Word for word, set down every line of the entries below from the line with "f3 = (v2, v4, v0)" to the line with "set_plane(normal=(0, 0, 1), d=0.1278)", including both, and no other line.

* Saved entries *
|---|

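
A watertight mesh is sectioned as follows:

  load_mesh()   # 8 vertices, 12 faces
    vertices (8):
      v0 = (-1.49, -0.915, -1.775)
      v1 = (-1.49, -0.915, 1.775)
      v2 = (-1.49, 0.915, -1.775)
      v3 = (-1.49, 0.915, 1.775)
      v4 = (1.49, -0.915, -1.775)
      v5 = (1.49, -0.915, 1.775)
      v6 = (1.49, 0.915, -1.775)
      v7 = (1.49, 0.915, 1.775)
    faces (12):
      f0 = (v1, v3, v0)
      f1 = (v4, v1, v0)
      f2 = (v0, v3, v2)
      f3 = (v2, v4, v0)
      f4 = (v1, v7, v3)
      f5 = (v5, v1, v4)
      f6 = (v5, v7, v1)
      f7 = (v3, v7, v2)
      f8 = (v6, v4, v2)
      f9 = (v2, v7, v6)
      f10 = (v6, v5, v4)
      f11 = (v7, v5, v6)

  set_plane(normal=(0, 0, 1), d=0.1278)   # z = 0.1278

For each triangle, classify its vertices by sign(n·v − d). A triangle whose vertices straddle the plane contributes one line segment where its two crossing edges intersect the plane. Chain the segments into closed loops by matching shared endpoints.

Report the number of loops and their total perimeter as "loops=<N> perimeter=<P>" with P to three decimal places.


Straddling triangles (8 of 12):
  (v1,v3,v0) [++-] → (-1.49, 0.06588, 0.1278)–(-1.49, -0.915, 0.1278)  len=0.9809
  (v4,v1,v0) [-+-] → (-0.10728, -0.915, 0.1278)–(-1.49, -0.915, 0.1278)  len=1.3827
  (v0,v3,v2) [-+-] → (-1.49, 0.06588, 0.1278)–(-1.49, 0.915, 0.1278)  len=0.8491
  (v5,v1,v4) [++-] → (-0.10728, -0.915, 0.1278)–(1.49, -0.915, 0.1278)  len=1.5973
  (v3,v7,v2) [++-] → (0.10728, 0.915, 0.1278)–(-1.49, 0.915, 0.1278)  len=1.5973
  (v2,v7,v6) [-+-] → (0.10728, 0.915, 0.1278)–(1.49, 0.915, 0.1278)  len=1.3827
  (v6,v5,v4) [-+-] → (1.49, -0.06588, 0.1278)–(1.49, -0.915, 0.1278)  len=0.8491
  (v7,v5,v6) [++-] → (1.49, -0.06588, 0.1278)–(1.49, 0.915, 0.1278)  len=0.9809

Chained into 1 loop(s):
  loop 1: 8 segments, perimeter = 9.6200
Total perimeter = 9.620

loops=1 perimeter=9.620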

|---|

* TASK SOLUTION *
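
      f3 = (v2, v4, v0)
      f4 = (v1, v7, v3)
      f5 = (v5, v1, v4)
      f6 = (v5, v7, v1)
      f7 = (v3, v7, v2)
      f8 = (v6, v4, v2)
      f9 = (v2, v7, v6)
      f10 = (v6, v5, v4)
      f11 = (v7, v5, v6)

  set_plane(normal=(0, 0, 1), d=0.1278)   # z = 0.1278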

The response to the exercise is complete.